(The problem):
Take the material below from its first line through the line containing "Slicer settings: layer_height=0.3mm;" and, please, write those lines again exactly.

(Extracted information):
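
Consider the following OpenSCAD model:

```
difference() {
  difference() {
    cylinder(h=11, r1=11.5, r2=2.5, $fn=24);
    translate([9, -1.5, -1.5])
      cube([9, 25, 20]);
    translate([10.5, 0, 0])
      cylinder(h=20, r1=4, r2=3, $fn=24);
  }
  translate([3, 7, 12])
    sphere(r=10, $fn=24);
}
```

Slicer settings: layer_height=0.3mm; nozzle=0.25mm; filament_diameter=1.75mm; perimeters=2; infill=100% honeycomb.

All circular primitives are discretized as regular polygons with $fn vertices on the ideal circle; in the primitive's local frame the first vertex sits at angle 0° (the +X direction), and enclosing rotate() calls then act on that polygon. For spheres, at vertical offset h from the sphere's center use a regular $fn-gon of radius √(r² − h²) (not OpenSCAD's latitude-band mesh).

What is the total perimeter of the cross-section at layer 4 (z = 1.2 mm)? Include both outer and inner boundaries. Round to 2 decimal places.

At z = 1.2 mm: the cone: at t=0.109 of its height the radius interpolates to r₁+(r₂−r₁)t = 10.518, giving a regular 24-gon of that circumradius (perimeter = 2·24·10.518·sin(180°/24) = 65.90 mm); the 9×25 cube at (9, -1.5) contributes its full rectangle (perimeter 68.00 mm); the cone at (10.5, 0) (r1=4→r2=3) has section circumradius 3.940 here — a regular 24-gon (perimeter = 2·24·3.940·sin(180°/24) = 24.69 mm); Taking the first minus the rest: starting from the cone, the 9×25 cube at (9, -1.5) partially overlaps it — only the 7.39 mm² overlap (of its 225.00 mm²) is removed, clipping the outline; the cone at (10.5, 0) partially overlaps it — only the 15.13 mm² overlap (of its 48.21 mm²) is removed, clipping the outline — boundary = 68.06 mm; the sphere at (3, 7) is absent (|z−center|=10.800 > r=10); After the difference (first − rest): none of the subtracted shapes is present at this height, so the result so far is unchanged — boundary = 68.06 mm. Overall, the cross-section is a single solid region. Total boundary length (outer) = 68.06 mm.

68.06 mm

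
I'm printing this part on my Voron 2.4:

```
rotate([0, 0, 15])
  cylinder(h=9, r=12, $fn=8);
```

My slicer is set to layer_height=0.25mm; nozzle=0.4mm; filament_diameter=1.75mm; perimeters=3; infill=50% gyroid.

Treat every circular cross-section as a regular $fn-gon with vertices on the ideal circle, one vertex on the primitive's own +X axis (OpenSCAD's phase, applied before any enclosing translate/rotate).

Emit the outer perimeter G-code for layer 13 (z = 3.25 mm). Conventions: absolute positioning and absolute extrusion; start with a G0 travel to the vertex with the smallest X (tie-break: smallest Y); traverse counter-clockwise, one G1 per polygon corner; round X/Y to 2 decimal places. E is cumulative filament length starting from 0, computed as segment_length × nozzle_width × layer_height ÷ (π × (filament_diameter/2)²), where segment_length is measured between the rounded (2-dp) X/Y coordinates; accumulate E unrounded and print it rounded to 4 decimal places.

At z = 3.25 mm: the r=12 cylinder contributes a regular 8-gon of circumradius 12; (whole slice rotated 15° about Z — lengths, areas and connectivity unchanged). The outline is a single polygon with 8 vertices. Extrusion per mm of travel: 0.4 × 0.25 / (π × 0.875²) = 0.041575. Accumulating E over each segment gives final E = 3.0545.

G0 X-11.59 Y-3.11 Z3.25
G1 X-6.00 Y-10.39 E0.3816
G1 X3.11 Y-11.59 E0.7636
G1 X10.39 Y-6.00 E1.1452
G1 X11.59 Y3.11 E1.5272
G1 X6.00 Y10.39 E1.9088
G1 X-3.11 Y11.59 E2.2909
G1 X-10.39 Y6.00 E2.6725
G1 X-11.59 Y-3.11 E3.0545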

(Solution for this task):
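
Consider the following OpenSCAD model:

```
difference() {
  difference() {
    cylinder(h=11, r1=11.5, r2=2.5, $fn=24);
    translate([9, -1.5, -1.5])
      cube([9, 25, 20]);
    translate([10.5, 0, 0])
      cylinder(h=20, r1=4, r2=3, $fn=24);
  }
  translate([3, 7, 12])
    sphere(r=10, $fn=24);
}
```

Slicer settings: layer_height=0.3mm; nozzle=0.25mm; filament_diameter=1.75mm; perimeters=2; infill=100% honeycomb.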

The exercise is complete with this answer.